» Your goal: Print every record exactly, with nothing added or left out.
++++++++
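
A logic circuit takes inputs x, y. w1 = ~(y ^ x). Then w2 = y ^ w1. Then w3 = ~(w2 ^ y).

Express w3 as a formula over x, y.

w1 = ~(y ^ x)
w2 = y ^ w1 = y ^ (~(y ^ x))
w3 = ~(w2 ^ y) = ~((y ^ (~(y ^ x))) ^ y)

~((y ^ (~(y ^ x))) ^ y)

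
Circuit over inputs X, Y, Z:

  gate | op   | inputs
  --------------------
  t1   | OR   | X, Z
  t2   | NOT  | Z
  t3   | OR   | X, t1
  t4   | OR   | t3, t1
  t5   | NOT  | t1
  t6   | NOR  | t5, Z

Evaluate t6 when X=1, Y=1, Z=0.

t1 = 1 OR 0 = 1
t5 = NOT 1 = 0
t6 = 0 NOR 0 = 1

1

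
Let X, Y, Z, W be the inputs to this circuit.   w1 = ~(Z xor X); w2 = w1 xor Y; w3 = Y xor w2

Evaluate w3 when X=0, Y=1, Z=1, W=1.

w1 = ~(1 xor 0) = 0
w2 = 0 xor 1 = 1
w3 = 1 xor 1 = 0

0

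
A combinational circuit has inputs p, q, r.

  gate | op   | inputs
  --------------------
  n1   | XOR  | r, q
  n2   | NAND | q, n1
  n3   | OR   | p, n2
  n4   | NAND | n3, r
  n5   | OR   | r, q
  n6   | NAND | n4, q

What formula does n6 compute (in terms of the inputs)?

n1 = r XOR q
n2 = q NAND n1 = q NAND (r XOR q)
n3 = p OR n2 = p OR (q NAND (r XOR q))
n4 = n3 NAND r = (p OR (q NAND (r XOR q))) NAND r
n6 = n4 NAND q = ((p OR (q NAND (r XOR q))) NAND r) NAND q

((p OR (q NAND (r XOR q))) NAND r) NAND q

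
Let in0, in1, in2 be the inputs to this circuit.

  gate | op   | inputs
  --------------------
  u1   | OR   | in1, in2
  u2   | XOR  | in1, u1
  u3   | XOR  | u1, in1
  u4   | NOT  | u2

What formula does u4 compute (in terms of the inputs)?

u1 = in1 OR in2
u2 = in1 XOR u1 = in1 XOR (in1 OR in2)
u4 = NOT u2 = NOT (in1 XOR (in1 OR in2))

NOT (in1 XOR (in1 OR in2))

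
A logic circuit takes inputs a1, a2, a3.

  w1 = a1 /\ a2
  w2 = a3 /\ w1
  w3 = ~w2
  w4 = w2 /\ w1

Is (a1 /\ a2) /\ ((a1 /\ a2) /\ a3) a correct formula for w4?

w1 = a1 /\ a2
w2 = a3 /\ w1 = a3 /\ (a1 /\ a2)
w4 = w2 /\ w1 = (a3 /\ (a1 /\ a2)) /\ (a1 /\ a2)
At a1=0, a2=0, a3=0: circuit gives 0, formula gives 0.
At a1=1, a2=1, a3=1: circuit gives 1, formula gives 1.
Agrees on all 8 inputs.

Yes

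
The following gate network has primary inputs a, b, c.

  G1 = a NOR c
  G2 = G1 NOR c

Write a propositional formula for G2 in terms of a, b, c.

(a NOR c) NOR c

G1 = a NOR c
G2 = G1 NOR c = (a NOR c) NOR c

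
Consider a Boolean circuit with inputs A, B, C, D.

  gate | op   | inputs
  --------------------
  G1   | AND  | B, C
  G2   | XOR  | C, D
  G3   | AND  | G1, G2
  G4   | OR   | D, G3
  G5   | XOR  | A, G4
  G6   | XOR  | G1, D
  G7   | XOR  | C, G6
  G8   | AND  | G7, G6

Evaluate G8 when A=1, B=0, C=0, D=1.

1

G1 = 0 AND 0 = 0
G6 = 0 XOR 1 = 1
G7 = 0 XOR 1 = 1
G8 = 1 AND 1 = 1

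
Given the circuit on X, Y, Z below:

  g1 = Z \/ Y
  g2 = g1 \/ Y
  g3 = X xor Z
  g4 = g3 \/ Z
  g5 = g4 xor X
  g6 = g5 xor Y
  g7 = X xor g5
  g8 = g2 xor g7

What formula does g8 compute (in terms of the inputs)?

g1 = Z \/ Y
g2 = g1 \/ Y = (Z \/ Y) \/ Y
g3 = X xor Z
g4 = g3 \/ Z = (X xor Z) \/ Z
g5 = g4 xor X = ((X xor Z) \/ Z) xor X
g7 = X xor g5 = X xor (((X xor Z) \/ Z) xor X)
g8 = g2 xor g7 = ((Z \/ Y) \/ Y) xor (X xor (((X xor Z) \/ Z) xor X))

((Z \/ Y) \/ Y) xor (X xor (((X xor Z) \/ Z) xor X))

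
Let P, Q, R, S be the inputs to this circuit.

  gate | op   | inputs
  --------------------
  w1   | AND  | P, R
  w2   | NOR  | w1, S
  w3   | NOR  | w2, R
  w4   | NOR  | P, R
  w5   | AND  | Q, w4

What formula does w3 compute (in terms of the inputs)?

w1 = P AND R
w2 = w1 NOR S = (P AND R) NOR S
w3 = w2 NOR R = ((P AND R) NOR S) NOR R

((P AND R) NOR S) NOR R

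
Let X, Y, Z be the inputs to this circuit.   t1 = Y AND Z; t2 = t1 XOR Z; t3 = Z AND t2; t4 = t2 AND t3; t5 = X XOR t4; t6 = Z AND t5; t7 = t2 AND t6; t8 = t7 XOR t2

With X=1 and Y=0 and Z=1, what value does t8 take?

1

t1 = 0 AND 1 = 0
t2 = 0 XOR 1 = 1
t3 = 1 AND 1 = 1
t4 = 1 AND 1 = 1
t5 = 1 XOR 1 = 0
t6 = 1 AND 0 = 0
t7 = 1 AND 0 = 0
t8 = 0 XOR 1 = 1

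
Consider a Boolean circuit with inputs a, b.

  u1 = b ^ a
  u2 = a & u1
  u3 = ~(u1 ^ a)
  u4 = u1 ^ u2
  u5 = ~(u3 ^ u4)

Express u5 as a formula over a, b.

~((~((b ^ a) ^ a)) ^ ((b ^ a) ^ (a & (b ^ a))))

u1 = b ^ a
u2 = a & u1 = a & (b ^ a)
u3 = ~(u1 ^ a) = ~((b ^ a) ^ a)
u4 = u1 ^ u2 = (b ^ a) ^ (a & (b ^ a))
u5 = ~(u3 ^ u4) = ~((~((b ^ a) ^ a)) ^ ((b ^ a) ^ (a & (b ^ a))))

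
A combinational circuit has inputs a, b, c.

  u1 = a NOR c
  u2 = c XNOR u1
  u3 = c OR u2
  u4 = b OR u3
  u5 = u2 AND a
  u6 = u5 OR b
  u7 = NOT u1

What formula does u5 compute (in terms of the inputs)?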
++++++++
» Your response:
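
A logic circuit takes inputs x, y. w1 = ~(y ^ x). Then w2 = y ^ w1. Then w3 = ~(w2 ^ y).

Express w3 as a formula over x, y.

w1 = ~(y ^ x)
w2 = y ^ w1 = y ^ (~(y ^ x))
w3 = ~(w2 ^ y) = ~((y ^ (~(y ^ x))) ^ y)

~((y ^ (~(y ^ x))) ^ y)

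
Circuit over inputs X, Y, Z:

  gate | op   | inputs
  --------------------
  t1   | OR   | X, Z
  t2   | NOT  | Z
  t3   | OR   | X, t1
  t4   | OR   | t3, t1
  t5   | NOT  | t1
  t6   | NOR  | t5, Z

Evaluate t6 when X=1, Y=1, Z=0.

t1 = 1 OR 0 = 1
t5 = NOT 1 = 0
t6 = 0 NOR 0 = 1

1

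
Let X, Y, Z, W be the inputs to this circuit.   w1 = ~(Z xor X); w2 = w1 xor Y; w3 = Y xor w2

Evaluate w3 when X=0, Y=1, Z=1, W=1.

w1 = ~(1 xor 0) = 0
w2 = 0 xor 1 = 1
w3 = 1 xor 1 = 0

0

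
A combinational circuit has inputs p, q, r.

  gate | op   | inputs
  --------------------
  n1   | XOR  | r, q
  n2   | NAND | q, n1
  n3   | OR   | p, n2
  n4   | NAND | n3, r
  n5   | OR   | r, q
  n6   | NAND | n4, q

What formula does n6 compute (in terms of the inputs)?

n1 = r XOR q
n2 = q NAND n1 = q NAND (r XOR q)
n3 = p OR n2 = p OR (q NAND (r XOR q))
n4 = n3 NAND r = (p OR (q NAND (r XOR q))) NAND r
n6 = n4 NAND q = ((p OR (q NAND (r XOR q))) NAND r) NAND q

((p OR (q NAND (r XOR q))) NAND r) NAND q

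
Let in0, in1, in2 be the inputs to this circuit.

  gate | op   | inputs
  --------------------
  u1   | OR   | in1, in2
  u2   | XOR  | in1, u1
  u3   | XOR  | u1, in1
  u4   | NOT  | u2

What formula does u4 compute (in terms of the inputs)?

u1 = in1 OR in2
u2 = in1 XOR u1 = in1 XOR (in1 OR in2)
u4 = NOT u2 = NOT (in1 XOR (in1 OR in2))

NOT (in1 XOR (in1 OR in2))

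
A logic circuit takes inputs a1, a2, a3.

  w1 = a1 /\ a2
  w2 = a3 /\ w1
  w3 = ~w2
  w4 = w2 /\ w1

Is (a1 /\ a2) /\ ((a1 /\ a2) /\ a3) a correct formula for w4?

w1 = a1 /\ a2
w2 = a3 /\ w1 = a3 /\ (a1 /\ a2)
w4 = w2 /\ w1 = (a3 /\ (a1 /\ a2)) /\ (a1 /\ a2)
At a1=0, a2=0, a3=0: circuit gives 0, formula gives 0.
At a1=1, a2=1, a3=1: circuit gives 1, formula gives 1.
Agrees on all 8 inputs.

Yes

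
The following gate network has primary inputs a, b, c.

  G1 = a NOR c
  G2 = G1 NOR c

Write a propositional formula for G2 in terms of a, b, c.

(a NOR c) NOR c

G1 = a NOR c
G2 = G1 NOR c = (a NOR c) NOR c

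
Consider a Boolean circuit with inputs A, B, C, D.

  gate | op   | inputs
  --------------------
  G1   | AND  | B, C
  G2   | XOR  | C, D
  G3   | AND  | G1, G2
  G4   | OR   | D, G3
  G5   | XOR  | A, G4
  G6   | XOR  | G1, D
  G7   | XOR  | C, G6
  G8   | AND  | G7, G6

Evaluate G8 when A=1, B=0, C=0, D=1.

1

G1 = 0 AND 0 = 0
G6 = 0 XOR 1 = 1
G7 = 0 XOR 1 = 1
G8 = 1 AND 1 = 1

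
Given the circuit on X, Y, Z below:

  g1 = Z \/ Y
  g2 = g1 \/ Y
  g3 = X xor Z
  g4 = g3 \/ Z
  g5 = g4 xor X
  g6 = g5 xor Y
  g7 = X xor g5
  g8 = g2 xor g7

What formula does g8 compute (in terms of the inputs)?

g1 = Z \/ Y
g2 = g1 \/ Y = (Z \/ Y) \/ Y
g3 = X xor Z
g4 = g3 \/ Z = (X xor Z) \/ Z
g5 = g4 xor X = ((X xor Z) \/ Z) xor X
g7 = X xor g5 = X xor (((X xor Z) \/ Z) xor X)
g8 = g2 xor g7 = ((Z \/ Y) \/ Y) xor (X xor (((X xor Z) \/ Z) xor X))

((Z \/ Y) \/ Y) xor (X xor (((X xor Z) \/ Z) xor X))

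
Let P, Q, R, S be the inputs to this circuit.

  gate | op   | inputs
  --------------------
  w1   | AND  | P, R
  w2   | NOR  | w1, S
  w3   | NOR  | w2, R
  w4   | NOR  | P, R
  w5   | AND  | Q, w4

What formula does w3 compute (in terms of the inputs)?

w1 = P AND R
w2 = w1 NOR S = (P AND R) NOR S
w3 = w2 NOR R = ((P AND R) NOR S) NOR R

((P AND R) NOR S) NOR R

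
Let X, Y, Z be the inputs to this circuit.   t1 = Y AND Z; t2 = t1 XOR Z; t3 = Z AND t2; t4 = t2 AND t3; t5 = X XOR t4; t6 = Z AND t5; t7 = t2 AND t6; t8 = t7 XOR t2

With X=1 and Y=0 and Z=1, what value does t8 take?

1

t1 = 0 AND 1 = 0
t2 = 0 XOR 1 = 1
t3 = 1 AND 1 = 1
t4 = 1 AND 1 = 1
t5 = 1 XOR 1 = 0
t6 = 1 AND 0 = 0
t7 = 1 AND 0 = 0
t8 = 0 XOR 1 = 1

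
Consider a Boolean circuit with inputs a, b.

  u1 = b ^ a
  u2 = a & u1
  u3 = ~(u1 ^ a)
  u4 = u1 ^ u2
  u5 = ~(u3 ^ u4)

Express u5 as a formula over a, b.

~((~((b ^ a) ^ a)) ^ ((b ^ a) ^ (a & (b ^ a))))

u1 = b ^ a
u2 = a & u1 = a & (b ^ a)
u3 = ~(u1 ^ a) = ~((b ^ a) ^ a)
u4 = u1 ^ u2 = (b ^ a) ^ (a & (b ^ a))
u5 = ~(u3 ^ u4) = ~((~((b ^ a) ^ a)) ^ ((b ^ a) ^ (a & (b ^ a))))

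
A combinational circuit has inputs a, b, c.

  u1 = a NOR c
  u2 = c XNOR u1
  u3 = c OR u2
  u4 = b OR u3
  u5 = u2 AND a
  u6 = u5 OR b
  u7 = NOT u1

What formula does u5 compute (in terms of the inputs)?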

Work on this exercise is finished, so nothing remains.